Work to complete: Please return the lines, both ends included, that run from the one containing "Apply the Burrows-Wheeler" to the last line of the data below, exactly and alone.

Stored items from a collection

===============

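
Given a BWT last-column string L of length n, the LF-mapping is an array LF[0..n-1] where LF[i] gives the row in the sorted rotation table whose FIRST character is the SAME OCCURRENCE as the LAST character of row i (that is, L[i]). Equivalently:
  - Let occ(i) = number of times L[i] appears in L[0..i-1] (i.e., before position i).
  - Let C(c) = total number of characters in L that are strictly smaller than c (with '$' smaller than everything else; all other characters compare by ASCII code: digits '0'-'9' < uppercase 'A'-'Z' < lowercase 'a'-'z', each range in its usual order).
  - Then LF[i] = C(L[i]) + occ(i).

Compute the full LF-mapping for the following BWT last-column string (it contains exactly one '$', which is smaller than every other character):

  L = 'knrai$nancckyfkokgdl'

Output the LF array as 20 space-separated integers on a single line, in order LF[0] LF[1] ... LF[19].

Char counts: '$':1, 'a':2, 'c':2, 'd':1, 'f':1, 'g':1, 'i':1, 'k':4, 'l':1, 'n':3, 'o':1, 'r':1, 'y':1
C (first-col start): C('$')=0, C('a')=1, C('c')=3, C('d')=5, C('f')=6, C('g')=7, C('i')=8, C('k')=9, C('l')=13, C('n')=14, C('o')=17, C('r')=18, C('y')=19
L[0]='k': occ=0, LF[0]=C('k')+0=9+0=9
L[1]='n': occ=0, LF[1]=C('n')+0=14+0=14
L[2]='r': occ=0, LF[2]=C('r')+0=18+0=18
L[3]='a': occ=0, LF[3]=C('a')+0=1+0=1
L[4]='i': occ=0, LF[4]=C('i')+0=8+0=8
L[5]='$': occ=0, LF[5]=C('$')+0=0+0=0
L[6]='n': occ=1, LF[6]=C('n')+1=14+1=15
L[7]='a': occ=1, LF[7]=C('a')+1=1+1=2
L[8]='n': occ=2, LF[8]=C('n')+2=14+2=16
L[9]='c': occ=0, LF[9]=C('c')+0=3+0=3
L[10]='c': occ=1, LF[10]=C('c')+1=3+1=4
L[11]='k': occ=1, LF[11]=C('k')+1=9+1=10
L[12]='y': occ=0, LF[12]=C('y')+0=19+0=19
L[13]='f': occ=0, LF[13]=C('f')+0=6+0=6
L[14]='k': occ=2, LF[14]=C('k')+2=9+2=11
L[15]='o': occ=0, LF[15]=C('o')+0=17+0=17
L[16]='k': occ=3, LF[16]=C('k')+3=9+3=12
L[17]='g': occ=0, LF[17]=C('g')+0=7+0=7
L[18]='d': occ=0, LF[18]=C('d')+0=5+0=5
L[19]='l': occ=0, LF[19]=C('l')+0=13+0=13

Answer: 9 14 18 1 8 0 15 2 16 3 4 10 19 6 11 17 12 7 5 13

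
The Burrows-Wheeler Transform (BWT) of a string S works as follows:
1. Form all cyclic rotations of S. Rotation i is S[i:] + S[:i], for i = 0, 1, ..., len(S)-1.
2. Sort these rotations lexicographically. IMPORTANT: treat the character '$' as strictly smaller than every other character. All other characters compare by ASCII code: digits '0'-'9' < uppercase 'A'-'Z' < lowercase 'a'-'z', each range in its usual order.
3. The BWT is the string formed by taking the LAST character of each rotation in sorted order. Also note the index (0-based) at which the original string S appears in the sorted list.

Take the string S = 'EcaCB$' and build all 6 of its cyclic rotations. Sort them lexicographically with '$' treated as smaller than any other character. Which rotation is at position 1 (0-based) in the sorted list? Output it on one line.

Answer: B$EcaC

Derivation:
All 6 rotations (rotation i = S[i:]+S[:i]):
  rot[0] = EcaCB$
  rot[1] = caCB$E
  rot[2] = aCB$Ec
  rot[3] = CB$Eca
  rot[4] = B$EcaC
  rot[5] = $EcaCB
Sorted (with $ < everything):
  sorted[0] = $EcaCB
  sorted[1] = B$EcaC
  sorted[2] = CB$Eca
  sorted[3] = EcaCB$
  sorted[4] = aCB$Ec
  sorted[5] = caCB$E
sorted[1] = B$EcaC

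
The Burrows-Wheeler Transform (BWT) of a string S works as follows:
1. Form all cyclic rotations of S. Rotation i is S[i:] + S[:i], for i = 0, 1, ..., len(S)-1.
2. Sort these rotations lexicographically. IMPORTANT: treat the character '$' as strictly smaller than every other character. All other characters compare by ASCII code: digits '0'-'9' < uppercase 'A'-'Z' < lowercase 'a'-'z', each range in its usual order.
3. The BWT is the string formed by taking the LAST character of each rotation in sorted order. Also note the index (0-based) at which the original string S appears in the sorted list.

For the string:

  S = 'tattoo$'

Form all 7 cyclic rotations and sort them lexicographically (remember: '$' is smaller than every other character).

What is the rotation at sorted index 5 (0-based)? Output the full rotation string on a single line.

All 7 rotations (rotation i = S[i:]+S[:i]):
  rot[0] = tattoo$
  rot[1] = attoo$t
  rot[2] = ttoo$ta
  rot[3] = too$tat
  rot[4] = oo$tatt
  rot[5] = o$tatto
  rot[6] = $tattoo
Sorted (with $ < everything):
  sorted[0] = $tattoo
  sorted[1] = attoo$t
  sorted[2] = o$tatto
  sorted[3] = oo$tatt
  sorted[4] = tattoo$
  sorted[5] = too$tat
  sorted[6] = ttoo$ta
sorted[5] = too$tat

Answer: too$tat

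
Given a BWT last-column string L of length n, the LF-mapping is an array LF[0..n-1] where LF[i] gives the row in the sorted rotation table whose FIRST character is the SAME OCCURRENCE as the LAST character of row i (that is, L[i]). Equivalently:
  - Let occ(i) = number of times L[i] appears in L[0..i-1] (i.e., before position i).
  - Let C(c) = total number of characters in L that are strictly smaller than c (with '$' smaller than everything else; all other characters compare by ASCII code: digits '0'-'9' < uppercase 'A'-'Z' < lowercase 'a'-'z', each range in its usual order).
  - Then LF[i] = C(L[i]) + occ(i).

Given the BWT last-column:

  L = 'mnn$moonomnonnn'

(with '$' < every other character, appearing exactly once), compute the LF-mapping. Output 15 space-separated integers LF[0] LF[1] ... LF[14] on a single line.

Answer: 1 4 5 0 2 11 12 6 13 3 7 14 8 9 10

Derivation:
Char counts: '$':1, 'm':3, 'n':7, 'o':4
C (first-col start): C('$')=0, C('m')=1, C('n')=4, C('o')=11
L[0]='m': occ=0, LF[0]=C('m')+0=1+0=1
L[1]='n': occ=0, LF[1]=C('n')+0=4+0=4
L[2]='n': occ=1, LF[2]=C('n')+1=4+1=5
L[3]='$': occ=0, LF[3]=C('$')+0=0+0=0
L[4]='m': occ=1, LF[4]=C('m')+1=1+1=2
L[5]='o': occ=0, LF[5]=C('o')+0=11+0=11
L[6]='o': occ=1, LF[6]=C('o')+1=11+1=12
L[7]='n': occ=2, LF[7]=C('n')+2=4+2=6
L[8]='o': occ=2, LF[8]=C('o')+2=11+2=13
L[9]='m': occ=2, LF[9]=C('m')+2=1+2=3
L[10]='n': occ=3, LF[10]=C('n')+3=4+3=7
L[11]='o': occ=3, LF[11]=C('o')+3=11+3=14
L[12]='n': occ=4, LF[12]=C('n')+4=4+4=8
L[13]='n': occ=5, LF[13]=C('n')+5=4+5=9
L[14]='n': occ=6, LF[14]=C('n')+6=4+6=10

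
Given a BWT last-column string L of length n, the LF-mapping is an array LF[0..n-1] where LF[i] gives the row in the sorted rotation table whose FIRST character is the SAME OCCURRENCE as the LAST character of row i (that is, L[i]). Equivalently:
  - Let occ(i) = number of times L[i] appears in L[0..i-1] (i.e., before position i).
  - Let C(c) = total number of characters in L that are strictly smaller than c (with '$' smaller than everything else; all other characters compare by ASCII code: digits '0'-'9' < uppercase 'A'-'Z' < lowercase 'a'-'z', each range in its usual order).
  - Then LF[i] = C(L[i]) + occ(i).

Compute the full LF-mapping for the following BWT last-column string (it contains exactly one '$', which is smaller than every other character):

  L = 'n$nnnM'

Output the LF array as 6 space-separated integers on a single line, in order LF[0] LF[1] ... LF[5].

Char counts: '$':1, 'M':1, 'n':4
C (first-col start): C('$')=0, C('M')=1, C('n')=2
L[0]='n': occ=0, LF[0]=C('n')+0=2+0=2
L[1]='$': occ=0, LF[1]=C('$')+0=0+0=0
L[2]='n': occ=1, LF[2]=C('n')+1=2+1=3
L[3]='n': occ=2, LF[3]=C('n')+2=2+2=4
L[4]='n': occ=3, LF[4]=C('n')+3=2+3=5
L[5]='M': occ=0, LF[5]=C('M')+0=1+0=1

Answer: 2 0 3 4 5 1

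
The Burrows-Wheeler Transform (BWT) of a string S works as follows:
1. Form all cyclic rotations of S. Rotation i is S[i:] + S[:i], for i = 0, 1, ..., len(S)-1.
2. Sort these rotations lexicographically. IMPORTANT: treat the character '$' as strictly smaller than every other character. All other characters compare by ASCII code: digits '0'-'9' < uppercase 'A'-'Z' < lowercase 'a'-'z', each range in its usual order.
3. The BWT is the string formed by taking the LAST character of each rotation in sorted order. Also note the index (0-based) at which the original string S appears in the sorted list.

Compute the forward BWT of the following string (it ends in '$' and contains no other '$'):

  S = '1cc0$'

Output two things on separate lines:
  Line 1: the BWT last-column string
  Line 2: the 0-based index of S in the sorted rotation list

All 5 rotations (rotation i = S[i:]+S[:i]):
  rot[0] = 1cc0$
  rot[1] = cc0$1
  rot[2] = c0$1c
  rot[3] = 0$1cc
  rot[4] = $1cc0
Sorted (with $ < everything):
  sorted[0] = $1cc0  (last char: '0')
  sorted[1] = 0$1cc  (last char: 'c')
  sorted[2] = 1cc0$  (last char: '$')
  sorted[3] = c0$1c  (last char: 'c')
  sorted[4] = cc0$1  (last char: '1')
Last column: 0c$c1
Original string S is at sorted index 2

Answer: 0c$c1
2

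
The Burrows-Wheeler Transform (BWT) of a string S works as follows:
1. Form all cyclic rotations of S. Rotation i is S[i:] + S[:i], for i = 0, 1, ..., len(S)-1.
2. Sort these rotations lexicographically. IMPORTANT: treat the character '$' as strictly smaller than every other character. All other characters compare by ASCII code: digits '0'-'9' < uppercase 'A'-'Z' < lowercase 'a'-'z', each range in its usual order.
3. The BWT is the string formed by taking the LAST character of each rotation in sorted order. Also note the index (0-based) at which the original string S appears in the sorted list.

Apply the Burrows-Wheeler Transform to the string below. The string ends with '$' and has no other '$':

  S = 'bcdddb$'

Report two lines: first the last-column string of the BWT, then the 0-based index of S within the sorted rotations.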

===============

The completed task:
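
Apply the Burrows-Wheeler Transform to the string below. The string ends with '$' and has no other '$':

  S = 'bcdddb$'

Report two lines: first the last-column string of the BWT, then the 0-based index of S within the sorted rotations.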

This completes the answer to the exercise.